Start of Block

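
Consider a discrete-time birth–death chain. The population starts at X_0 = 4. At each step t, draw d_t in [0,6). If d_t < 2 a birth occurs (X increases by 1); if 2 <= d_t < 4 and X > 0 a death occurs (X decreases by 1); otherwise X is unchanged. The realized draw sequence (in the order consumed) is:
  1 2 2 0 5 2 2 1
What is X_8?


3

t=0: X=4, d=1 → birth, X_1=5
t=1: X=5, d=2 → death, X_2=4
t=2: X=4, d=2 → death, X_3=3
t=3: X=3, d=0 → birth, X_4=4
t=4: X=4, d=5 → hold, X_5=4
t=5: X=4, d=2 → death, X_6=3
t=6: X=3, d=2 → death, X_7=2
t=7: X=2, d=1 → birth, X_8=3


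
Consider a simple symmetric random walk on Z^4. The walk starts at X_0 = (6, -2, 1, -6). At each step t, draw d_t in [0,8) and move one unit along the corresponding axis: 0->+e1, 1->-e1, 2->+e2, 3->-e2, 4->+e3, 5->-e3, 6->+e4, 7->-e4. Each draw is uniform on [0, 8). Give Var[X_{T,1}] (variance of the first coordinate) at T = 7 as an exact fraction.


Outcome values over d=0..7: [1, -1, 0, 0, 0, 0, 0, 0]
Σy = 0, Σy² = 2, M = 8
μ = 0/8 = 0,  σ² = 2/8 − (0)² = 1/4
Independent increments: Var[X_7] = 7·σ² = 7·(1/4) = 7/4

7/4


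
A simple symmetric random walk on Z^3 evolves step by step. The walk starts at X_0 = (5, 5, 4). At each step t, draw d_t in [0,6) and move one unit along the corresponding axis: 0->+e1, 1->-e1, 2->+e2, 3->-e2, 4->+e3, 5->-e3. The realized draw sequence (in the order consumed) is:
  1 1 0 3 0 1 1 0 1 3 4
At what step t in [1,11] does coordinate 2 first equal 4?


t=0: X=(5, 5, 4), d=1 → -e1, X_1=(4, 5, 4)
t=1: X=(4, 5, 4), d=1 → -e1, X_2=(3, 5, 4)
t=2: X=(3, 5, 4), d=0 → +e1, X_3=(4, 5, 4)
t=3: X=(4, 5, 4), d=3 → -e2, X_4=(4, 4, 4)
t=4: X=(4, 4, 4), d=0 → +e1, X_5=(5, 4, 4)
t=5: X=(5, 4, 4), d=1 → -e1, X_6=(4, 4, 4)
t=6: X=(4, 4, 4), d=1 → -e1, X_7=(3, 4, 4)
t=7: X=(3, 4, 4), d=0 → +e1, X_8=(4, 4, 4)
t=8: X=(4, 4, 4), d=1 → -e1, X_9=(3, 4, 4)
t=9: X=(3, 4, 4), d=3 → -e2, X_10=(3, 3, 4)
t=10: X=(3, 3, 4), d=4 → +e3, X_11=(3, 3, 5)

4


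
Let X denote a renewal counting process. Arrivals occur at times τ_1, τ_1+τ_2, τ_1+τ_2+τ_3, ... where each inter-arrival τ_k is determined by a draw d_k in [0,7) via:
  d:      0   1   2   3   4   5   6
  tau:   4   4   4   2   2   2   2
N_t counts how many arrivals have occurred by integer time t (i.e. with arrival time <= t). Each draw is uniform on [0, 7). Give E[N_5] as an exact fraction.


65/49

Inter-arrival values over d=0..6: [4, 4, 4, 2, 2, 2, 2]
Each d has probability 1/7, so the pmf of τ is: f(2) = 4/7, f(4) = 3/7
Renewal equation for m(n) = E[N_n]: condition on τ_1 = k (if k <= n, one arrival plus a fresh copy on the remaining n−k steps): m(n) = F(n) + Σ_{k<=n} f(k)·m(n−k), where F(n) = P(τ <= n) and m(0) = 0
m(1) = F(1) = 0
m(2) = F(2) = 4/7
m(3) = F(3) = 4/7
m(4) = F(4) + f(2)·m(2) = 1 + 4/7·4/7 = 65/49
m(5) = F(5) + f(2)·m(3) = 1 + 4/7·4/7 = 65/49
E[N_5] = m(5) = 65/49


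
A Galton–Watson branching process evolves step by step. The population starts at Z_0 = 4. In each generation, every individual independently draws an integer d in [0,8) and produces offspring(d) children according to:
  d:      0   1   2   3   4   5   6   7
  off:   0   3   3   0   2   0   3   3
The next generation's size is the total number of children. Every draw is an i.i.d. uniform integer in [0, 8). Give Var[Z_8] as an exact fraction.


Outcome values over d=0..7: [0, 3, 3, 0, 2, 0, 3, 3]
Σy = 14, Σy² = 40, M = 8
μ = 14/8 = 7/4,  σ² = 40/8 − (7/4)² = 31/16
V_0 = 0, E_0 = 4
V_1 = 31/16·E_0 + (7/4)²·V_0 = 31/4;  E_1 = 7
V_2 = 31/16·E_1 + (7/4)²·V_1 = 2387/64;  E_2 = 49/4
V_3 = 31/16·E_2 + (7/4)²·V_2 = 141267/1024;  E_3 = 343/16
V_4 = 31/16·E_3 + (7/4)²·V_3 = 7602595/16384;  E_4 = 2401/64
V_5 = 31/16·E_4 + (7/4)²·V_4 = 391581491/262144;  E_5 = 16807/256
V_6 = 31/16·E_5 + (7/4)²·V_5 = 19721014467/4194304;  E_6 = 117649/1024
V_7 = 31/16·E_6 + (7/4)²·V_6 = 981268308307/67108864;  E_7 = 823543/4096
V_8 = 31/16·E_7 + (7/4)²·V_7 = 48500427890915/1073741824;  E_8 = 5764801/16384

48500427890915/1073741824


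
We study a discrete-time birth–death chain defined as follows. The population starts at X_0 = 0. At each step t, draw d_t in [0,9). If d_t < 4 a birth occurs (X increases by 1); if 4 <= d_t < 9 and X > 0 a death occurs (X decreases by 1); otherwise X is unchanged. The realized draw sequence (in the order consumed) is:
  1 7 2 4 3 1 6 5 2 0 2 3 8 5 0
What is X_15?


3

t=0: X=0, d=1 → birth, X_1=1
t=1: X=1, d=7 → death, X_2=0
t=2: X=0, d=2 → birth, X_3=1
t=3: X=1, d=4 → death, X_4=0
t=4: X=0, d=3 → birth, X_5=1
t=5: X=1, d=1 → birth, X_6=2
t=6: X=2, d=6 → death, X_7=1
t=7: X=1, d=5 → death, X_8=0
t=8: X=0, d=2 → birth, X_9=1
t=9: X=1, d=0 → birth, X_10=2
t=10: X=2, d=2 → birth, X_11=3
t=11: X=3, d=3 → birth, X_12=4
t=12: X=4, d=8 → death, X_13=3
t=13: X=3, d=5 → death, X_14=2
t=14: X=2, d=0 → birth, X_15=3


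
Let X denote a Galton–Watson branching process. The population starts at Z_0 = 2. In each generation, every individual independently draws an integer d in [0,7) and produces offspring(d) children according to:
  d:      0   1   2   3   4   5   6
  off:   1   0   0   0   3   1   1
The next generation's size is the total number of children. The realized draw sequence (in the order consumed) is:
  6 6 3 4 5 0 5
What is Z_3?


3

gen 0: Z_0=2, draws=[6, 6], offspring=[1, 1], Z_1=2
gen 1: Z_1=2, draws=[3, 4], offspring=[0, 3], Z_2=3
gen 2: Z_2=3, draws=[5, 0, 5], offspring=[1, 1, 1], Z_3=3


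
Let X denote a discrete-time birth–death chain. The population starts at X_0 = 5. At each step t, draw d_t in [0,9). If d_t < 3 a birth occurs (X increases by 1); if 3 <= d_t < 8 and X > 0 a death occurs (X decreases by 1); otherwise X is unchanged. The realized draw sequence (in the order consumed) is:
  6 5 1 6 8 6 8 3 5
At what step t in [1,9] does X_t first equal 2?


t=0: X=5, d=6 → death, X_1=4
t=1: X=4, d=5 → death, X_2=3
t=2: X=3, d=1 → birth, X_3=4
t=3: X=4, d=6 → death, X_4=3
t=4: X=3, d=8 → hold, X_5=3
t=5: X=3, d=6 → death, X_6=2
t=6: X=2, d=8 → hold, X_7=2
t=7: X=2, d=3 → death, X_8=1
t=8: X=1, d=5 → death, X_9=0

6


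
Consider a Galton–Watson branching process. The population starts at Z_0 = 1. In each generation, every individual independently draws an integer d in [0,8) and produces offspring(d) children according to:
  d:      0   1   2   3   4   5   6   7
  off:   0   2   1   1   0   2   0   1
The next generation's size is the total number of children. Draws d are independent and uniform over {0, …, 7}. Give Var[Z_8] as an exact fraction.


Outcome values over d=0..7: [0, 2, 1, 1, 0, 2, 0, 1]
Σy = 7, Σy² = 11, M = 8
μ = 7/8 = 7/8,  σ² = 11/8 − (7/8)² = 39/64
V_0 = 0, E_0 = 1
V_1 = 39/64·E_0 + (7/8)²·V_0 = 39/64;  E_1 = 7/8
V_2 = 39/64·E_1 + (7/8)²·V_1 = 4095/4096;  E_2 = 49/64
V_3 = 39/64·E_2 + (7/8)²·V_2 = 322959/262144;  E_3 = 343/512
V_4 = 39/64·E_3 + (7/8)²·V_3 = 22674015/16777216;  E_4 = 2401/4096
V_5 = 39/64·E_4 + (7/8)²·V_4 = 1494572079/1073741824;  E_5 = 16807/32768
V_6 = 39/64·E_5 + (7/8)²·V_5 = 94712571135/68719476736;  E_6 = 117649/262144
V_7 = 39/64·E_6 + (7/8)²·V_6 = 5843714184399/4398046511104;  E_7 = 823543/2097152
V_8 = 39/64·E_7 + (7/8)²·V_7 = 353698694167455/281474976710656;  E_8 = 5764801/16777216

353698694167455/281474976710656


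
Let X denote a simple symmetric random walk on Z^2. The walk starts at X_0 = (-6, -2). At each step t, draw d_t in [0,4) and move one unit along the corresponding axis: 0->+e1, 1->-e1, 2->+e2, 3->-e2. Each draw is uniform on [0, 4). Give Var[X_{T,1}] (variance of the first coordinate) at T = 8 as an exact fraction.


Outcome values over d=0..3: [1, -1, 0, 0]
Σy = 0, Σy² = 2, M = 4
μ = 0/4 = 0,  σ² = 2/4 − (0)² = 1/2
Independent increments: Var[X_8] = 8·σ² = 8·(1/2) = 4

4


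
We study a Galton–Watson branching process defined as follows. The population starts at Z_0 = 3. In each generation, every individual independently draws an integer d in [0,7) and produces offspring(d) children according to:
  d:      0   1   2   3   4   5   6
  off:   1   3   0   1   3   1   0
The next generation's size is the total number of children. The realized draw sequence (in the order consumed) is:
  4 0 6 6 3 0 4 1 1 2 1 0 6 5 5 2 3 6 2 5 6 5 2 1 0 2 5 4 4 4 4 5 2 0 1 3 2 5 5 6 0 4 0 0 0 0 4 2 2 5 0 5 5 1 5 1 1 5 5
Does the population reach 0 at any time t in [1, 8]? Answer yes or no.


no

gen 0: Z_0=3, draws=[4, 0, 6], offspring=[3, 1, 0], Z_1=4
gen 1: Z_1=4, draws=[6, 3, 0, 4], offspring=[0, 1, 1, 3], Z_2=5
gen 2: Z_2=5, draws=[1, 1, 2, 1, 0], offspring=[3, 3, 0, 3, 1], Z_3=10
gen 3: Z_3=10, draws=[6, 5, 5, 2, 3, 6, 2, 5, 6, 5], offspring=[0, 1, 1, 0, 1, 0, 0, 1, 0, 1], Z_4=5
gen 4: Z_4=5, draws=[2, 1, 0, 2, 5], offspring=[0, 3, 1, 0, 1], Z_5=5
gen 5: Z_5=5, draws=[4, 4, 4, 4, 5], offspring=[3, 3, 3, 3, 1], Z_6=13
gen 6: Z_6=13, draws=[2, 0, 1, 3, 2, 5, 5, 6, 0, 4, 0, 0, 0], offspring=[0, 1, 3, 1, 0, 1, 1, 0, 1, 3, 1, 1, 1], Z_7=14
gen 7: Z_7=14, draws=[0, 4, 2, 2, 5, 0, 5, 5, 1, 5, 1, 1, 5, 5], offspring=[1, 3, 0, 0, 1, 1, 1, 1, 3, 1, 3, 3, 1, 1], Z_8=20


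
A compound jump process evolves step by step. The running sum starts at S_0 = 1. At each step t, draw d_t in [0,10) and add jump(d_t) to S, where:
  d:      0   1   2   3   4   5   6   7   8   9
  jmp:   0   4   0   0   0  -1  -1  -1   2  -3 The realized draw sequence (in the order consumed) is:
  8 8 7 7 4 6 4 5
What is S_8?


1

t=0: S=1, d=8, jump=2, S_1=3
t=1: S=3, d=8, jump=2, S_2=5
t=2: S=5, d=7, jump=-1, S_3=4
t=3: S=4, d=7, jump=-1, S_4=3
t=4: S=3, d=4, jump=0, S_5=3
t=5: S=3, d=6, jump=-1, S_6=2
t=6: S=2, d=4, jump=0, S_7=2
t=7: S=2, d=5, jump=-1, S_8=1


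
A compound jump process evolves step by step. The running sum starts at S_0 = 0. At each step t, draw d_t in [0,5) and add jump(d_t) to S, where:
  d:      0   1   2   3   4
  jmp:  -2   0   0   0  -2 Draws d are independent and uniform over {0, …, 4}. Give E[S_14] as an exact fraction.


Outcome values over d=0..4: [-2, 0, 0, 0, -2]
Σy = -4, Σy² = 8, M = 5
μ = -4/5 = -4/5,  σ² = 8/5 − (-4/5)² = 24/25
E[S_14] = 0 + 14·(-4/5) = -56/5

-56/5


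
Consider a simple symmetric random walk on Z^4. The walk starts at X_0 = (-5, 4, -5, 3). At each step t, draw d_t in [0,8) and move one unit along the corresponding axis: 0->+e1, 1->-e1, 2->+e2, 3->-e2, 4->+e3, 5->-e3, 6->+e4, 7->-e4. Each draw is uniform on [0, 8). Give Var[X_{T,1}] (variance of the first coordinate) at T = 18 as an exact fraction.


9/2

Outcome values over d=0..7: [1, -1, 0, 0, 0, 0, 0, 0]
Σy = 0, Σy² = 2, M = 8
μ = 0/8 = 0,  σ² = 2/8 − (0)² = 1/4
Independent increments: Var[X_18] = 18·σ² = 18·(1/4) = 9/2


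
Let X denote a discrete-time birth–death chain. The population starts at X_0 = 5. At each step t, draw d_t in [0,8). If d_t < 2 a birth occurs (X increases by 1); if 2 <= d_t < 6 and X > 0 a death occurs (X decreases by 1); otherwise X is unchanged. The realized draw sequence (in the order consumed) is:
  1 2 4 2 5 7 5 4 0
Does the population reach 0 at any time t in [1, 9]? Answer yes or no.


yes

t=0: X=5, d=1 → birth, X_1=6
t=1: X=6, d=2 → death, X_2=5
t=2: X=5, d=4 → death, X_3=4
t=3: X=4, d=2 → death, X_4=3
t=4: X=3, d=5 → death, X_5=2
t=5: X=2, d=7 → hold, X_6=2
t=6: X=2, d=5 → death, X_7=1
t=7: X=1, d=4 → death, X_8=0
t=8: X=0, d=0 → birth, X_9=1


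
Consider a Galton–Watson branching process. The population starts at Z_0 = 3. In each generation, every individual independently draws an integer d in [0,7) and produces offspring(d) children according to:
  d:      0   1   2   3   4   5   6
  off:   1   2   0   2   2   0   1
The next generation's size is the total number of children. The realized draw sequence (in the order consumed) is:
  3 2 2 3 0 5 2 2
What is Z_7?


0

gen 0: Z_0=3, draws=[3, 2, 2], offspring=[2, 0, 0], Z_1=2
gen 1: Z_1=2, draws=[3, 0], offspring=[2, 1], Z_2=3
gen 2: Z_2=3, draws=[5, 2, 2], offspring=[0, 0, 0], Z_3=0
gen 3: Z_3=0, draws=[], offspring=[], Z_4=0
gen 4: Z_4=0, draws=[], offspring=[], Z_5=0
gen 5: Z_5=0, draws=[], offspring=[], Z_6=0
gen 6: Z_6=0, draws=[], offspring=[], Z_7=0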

End of Block

> **What you need to do**:
What this exercise asks for is every line of the data above with the word "compound".

> **Output**:
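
A compound jump process evolves step by step. The running sum starts at S_0 = 1. At each step t, draw d_t in [0,10) and add jump(d_t) to S, where:
A compound jump process evolves step by step. The running sum starts at S_0 = 0. At each step t, draw d_t in [0,5) and add jump(d_t) to S, where: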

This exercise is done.